== TASK STATEMENT ==
Copy every line of the data that contains the string "plane".

== PROVIDED ENTRIES ==

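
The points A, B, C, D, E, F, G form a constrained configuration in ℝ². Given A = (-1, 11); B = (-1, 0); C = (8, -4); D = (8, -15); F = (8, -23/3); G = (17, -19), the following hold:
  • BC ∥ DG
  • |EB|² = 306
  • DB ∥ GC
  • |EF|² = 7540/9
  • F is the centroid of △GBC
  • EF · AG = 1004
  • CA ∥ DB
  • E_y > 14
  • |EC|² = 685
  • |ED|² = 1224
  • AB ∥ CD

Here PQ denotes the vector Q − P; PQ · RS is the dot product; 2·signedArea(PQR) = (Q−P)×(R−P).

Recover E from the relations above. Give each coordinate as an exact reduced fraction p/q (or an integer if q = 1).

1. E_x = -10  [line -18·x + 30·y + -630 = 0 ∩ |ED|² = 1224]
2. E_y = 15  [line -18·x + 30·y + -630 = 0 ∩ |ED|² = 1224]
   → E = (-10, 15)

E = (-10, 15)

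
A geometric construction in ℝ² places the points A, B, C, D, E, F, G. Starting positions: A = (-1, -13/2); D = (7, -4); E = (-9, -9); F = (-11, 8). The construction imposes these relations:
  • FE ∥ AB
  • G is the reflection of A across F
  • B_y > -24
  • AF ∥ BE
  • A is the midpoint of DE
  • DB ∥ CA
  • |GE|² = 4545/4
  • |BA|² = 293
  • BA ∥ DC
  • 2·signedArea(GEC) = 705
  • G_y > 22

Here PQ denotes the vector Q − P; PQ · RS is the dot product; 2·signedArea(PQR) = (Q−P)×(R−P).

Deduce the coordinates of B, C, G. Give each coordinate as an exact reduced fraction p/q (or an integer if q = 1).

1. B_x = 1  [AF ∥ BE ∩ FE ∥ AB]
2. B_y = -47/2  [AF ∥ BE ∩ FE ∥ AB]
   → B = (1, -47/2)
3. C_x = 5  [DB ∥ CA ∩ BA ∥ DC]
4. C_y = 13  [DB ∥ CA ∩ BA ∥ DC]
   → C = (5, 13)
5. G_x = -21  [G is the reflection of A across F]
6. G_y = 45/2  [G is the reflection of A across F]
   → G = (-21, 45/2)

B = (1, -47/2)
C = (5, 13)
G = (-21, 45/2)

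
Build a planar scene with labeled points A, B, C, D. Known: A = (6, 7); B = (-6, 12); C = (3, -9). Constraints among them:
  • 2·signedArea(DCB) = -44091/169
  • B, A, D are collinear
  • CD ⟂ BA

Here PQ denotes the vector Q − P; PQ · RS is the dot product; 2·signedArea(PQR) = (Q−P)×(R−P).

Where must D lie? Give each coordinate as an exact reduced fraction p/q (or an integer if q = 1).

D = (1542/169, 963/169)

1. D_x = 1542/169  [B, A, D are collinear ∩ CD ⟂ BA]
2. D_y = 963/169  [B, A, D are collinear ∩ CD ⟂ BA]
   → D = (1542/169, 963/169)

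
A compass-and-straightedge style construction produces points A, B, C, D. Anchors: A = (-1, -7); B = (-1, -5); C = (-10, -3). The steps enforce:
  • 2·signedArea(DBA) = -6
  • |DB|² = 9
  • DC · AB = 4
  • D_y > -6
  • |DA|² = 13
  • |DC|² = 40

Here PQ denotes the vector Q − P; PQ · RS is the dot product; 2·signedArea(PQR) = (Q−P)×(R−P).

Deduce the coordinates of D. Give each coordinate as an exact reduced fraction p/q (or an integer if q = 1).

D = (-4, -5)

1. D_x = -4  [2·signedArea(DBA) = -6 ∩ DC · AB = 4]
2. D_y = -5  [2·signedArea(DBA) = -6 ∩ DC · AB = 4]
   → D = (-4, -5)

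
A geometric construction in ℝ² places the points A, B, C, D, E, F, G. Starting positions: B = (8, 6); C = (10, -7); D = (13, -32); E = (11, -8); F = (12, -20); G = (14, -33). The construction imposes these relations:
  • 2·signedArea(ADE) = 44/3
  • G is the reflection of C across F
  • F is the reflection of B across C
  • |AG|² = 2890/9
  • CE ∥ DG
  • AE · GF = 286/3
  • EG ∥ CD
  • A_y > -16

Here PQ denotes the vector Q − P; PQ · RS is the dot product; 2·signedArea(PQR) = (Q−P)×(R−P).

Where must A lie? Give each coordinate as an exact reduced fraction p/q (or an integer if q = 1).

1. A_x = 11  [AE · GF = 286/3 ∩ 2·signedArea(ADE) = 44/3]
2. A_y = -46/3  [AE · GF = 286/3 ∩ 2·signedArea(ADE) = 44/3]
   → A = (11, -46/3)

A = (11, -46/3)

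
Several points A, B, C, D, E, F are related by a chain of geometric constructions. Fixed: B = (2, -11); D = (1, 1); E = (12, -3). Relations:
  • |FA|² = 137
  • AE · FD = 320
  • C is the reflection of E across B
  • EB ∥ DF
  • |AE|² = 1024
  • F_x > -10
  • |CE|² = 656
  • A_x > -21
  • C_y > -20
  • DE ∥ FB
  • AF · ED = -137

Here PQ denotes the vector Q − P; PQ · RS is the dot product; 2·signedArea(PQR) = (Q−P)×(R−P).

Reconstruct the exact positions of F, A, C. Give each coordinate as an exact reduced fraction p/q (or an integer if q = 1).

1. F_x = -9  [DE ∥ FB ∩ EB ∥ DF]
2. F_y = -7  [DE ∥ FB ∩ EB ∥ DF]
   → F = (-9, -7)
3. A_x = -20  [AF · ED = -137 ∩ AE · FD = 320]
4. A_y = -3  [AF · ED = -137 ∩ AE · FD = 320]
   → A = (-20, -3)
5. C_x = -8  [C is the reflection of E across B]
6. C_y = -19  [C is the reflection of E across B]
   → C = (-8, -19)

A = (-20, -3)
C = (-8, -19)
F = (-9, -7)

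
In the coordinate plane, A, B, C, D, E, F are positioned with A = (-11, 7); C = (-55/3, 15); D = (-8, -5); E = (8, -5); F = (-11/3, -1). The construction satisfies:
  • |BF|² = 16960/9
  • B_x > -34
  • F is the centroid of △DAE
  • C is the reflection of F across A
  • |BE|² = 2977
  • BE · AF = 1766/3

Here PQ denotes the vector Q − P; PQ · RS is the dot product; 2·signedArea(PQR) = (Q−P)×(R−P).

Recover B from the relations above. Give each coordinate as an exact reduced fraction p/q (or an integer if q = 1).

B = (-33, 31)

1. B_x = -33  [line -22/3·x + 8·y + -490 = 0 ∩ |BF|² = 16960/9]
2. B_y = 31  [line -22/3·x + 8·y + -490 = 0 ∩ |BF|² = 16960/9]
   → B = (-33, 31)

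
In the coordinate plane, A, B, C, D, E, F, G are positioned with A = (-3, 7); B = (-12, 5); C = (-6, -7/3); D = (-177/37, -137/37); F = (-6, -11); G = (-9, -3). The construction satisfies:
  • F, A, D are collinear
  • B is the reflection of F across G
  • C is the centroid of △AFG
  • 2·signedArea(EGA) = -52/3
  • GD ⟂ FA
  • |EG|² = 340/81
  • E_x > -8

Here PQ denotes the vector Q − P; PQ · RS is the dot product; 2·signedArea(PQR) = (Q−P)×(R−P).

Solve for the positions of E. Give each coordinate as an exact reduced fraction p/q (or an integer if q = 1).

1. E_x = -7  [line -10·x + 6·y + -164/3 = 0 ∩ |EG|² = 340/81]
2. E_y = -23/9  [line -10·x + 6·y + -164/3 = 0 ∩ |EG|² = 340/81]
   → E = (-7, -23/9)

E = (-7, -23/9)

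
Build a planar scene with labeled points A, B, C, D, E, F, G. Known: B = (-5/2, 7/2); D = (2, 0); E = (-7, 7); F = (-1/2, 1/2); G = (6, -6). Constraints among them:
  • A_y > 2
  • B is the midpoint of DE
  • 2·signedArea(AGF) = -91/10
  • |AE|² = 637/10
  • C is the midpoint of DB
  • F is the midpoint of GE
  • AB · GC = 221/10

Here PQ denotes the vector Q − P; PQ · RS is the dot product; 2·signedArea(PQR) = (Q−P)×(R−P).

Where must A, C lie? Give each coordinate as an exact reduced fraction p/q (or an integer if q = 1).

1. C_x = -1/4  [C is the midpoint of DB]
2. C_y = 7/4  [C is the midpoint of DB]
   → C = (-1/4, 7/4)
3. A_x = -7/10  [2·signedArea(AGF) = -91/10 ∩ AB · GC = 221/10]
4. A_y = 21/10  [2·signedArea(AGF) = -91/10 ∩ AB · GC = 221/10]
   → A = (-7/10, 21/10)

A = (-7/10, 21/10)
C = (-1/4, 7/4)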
...
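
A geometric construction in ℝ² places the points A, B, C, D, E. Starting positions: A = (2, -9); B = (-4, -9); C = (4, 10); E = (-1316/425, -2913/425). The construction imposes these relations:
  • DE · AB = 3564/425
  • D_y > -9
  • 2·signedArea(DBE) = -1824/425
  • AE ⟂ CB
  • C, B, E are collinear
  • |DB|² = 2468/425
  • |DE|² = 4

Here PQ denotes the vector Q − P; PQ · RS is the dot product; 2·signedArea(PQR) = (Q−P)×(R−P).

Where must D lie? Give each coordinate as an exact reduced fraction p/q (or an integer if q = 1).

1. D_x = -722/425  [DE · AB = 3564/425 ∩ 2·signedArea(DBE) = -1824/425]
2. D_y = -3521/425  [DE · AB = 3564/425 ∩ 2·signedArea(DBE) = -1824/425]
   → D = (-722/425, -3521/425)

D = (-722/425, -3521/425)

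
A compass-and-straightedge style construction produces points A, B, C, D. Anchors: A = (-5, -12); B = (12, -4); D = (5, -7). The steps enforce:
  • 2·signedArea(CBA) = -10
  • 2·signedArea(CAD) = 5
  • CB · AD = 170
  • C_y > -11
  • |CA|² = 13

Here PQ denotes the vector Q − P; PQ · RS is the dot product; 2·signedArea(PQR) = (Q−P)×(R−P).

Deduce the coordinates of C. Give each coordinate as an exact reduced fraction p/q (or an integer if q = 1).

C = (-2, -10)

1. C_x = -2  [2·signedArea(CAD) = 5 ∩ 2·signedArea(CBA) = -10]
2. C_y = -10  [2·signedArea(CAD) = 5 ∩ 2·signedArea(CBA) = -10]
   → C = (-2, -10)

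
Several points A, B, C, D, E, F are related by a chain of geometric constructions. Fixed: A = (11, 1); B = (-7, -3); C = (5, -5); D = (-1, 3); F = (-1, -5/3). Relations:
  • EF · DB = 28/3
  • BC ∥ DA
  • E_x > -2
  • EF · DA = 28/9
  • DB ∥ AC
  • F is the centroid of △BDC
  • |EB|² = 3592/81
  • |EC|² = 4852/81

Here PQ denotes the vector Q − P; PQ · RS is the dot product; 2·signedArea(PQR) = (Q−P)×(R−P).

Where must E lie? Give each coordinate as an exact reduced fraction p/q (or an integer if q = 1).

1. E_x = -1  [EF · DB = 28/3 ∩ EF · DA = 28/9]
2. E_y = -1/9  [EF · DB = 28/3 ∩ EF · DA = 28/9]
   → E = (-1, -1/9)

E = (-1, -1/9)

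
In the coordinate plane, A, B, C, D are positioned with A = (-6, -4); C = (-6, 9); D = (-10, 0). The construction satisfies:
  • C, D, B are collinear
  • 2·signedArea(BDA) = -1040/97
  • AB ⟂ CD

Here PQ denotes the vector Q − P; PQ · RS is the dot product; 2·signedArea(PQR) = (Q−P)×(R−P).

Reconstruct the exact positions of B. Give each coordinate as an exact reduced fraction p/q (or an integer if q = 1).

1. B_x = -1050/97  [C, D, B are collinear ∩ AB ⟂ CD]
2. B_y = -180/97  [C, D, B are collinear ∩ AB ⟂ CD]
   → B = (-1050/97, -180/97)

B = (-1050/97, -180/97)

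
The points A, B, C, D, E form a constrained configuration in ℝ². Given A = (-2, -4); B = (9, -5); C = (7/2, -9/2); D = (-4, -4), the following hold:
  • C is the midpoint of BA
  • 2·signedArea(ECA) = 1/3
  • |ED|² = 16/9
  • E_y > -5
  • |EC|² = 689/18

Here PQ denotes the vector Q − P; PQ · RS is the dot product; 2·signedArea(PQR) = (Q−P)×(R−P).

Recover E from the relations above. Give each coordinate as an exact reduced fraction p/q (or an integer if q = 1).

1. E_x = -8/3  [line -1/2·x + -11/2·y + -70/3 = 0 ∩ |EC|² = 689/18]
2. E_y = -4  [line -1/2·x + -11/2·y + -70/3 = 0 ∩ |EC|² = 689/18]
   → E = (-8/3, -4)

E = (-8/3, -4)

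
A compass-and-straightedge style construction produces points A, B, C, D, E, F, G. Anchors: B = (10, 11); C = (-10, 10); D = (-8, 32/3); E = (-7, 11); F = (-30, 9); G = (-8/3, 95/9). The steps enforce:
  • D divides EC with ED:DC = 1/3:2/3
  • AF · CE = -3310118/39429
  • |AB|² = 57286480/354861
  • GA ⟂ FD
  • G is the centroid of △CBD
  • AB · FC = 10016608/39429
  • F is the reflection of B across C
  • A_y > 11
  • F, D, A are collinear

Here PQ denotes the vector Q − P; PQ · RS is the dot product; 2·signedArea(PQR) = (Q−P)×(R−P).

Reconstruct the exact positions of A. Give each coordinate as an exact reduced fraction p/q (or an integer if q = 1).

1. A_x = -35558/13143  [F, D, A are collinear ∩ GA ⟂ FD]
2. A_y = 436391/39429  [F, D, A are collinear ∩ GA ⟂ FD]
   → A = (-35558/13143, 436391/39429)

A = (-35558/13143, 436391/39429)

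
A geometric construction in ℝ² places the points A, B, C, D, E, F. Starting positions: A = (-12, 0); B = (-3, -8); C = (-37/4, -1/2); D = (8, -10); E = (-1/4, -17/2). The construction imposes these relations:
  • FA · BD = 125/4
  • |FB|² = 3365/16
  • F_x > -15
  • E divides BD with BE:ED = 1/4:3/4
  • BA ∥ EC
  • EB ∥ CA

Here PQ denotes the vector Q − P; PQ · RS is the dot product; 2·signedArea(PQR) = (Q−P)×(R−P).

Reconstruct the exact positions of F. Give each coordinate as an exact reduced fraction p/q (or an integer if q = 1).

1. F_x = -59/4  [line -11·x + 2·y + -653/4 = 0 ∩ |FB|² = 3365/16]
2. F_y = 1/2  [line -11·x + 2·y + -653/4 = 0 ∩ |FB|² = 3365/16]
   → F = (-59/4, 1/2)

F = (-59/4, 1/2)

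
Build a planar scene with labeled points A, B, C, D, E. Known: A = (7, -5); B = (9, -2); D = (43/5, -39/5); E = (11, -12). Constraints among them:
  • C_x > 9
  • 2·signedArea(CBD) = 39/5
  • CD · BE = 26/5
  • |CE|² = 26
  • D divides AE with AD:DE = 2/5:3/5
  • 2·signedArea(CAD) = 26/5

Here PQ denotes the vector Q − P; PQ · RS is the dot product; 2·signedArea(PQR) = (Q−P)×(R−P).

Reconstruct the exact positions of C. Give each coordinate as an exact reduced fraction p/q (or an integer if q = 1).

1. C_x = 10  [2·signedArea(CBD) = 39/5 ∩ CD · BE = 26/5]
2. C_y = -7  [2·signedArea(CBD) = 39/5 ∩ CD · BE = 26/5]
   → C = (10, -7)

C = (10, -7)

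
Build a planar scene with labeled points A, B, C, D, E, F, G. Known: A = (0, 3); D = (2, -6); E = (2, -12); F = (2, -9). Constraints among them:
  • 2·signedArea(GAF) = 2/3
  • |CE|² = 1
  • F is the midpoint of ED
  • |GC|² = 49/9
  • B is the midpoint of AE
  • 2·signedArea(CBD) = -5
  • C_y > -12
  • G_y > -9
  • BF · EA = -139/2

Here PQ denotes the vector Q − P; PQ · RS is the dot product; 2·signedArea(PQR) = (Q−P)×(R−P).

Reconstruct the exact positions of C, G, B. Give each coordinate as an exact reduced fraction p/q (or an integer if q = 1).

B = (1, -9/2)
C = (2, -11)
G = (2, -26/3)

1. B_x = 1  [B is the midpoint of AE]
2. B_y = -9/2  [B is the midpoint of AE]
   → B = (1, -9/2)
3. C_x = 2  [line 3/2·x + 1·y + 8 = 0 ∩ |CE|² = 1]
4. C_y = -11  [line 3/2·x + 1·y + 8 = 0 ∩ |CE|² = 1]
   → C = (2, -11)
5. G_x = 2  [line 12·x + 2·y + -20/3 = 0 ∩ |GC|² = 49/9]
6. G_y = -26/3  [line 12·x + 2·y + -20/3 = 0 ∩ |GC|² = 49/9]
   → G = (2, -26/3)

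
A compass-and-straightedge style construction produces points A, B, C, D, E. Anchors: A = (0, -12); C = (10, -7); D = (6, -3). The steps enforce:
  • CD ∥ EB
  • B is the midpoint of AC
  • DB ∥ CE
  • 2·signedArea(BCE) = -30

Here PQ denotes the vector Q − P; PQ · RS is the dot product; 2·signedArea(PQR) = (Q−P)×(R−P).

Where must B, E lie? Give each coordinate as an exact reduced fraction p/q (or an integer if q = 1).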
...
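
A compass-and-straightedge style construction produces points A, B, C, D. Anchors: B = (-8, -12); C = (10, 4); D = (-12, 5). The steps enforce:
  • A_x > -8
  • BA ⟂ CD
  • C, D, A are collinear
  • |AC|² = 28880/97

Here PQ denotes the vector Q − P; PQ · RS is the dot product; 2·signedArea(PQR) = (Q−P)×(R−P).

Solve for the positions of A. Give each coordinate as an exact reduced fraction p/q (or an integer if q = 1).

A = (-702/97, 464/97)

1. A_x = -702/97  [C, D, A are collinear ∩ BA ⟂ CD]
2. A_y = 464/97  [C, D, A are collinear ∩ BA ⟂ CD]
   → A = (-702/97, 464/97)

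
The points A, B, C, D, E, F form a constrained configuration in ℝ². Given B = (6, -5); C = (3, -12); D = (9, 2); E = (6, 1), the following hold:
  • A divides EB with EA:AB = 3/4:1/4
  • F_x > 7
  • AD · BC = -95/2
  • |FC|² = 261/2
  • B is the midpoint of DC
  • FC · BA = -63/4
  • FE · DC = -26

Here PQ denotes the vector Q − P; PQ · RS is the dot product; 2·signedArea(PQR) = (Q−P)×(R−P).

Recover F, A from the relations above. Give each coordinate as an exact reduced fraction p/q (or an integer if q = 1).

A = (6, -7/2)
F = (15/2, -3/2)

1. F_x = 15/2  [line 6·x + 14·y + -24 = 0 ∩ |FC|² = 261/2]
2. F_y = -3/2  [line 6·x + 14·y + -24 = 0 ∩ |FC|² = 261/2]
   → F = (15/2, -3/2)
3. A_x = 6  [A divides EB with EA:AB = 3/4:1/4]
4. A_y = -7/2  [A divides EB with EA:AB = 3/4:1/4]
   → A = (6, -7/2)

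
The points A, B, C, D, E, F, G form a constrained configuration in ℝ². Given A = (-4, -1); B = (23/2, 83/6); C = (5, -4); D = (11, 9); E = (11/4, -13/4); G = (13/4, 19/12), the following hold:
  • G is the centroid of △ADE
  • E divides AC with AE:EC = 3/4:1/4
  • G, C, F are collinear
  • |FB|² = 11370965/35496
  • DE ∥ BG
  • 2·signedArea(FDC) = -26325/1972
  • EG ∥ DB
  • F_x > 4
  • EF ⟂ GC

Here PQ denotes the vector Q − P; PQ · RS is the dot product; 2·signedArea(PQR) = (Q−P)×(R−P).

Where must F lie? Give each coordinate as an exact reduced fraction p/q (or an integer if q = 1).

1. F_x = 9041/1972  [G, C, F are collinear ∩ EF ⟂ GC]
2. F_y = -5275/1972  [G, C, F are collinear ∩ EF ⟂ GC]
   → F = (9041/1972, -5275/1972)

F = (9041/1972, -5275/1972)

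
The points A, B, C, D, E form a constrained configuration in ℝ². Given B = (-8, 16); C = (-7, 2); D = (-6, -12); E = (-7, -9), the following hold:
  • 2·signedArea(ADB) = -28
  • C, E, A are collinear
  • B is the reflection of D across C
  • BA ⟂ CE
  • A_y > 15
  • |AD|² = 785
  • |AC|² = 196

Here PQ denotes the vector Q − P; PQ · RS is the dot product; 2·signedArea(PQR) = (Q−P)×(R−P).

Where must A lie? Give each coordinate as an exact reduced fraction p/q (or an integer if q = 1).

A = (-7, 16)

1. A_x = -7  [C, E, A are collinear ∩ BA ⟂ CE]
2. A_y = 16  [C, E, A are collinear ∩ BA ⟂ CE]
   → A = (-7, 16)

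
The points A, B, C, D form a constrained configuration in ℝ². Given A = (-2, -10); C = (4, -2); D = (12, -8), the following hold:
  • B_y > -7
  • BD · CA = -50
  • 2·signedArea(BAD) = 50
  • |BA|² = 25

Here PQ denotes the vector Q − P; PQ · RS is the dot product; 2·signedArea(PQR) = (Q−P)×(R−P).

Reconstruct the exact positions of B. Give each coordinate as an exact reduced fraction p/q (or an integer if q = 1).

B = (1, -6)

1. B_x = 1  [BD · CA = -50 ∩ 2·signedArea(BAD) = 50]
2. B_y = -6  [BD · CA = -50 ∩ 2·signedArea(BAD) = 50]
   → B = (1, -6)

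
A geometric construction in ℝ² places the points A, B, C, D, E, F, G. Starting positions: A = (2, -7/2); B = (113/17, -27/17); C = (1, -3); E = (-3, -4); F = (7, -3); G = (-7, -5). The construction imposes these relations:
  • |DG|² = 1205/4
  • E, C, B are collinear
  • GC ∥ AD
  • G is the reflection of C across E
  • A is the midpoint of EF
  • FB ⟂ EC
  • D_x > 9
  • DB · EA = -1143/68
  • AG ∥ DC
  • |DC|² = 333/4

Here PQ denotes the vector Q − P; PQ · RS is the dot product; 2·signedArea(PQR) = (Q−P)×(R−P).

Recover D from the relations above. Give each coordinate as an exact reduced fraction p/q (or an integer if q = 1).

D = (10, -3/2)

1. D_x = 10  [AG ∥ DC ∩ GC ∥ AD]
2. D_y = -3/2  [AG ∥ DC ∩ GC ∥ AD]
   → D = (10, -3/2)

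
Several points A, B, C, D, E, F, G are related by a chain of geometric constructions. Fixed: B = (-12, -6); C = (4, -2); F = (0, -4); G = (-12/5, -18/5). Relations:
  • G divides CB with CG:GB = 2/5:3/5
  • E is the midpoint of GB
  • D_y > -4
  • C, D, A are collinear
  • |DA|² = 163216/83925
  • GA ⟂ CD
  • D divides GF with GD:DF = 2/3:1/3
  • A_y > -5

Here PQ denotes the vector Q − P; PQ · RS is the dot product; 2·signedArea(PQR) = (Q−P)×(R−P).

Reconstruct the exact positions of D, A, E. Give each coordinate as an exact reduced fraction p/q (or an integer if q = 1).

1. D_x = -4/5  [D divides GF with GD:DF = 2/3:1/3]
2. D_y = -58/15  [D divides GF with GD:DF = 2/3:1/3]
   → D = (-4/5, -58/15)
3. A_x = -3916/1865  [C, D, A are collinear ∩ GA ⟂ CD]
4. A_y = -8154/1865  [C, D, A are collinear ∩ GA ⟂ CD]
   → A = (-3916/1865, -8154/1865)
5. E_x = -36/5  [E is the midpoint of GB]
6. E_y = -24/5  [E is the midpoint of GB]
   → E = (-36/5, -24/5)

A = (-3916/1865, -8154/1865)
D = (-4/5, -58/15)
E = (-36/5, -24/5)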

== THE COMPLETED TASK ==
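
In the coordinate plane, A, B, C, D, E, F are positioned with A = (-11, 7); C = (-55/3, 15); D = (-8, -5); E = (8, -5); F = (-11/3, -1). The construction satisfies:
In the coordinate plane, A, B, C, D, E, F, G are positioned with A = (-3, 7); B = (-12, 5); C = (-6, -7/3); D = (-177/37, -137/37); F = (-6, -11); G = (-9, -3). The construction satisfies:
In the coordinate plane, A, B, C, D are positioned with A = (-6, -4); C = (-6, 9); D = (-10, 0). The construction satisfies: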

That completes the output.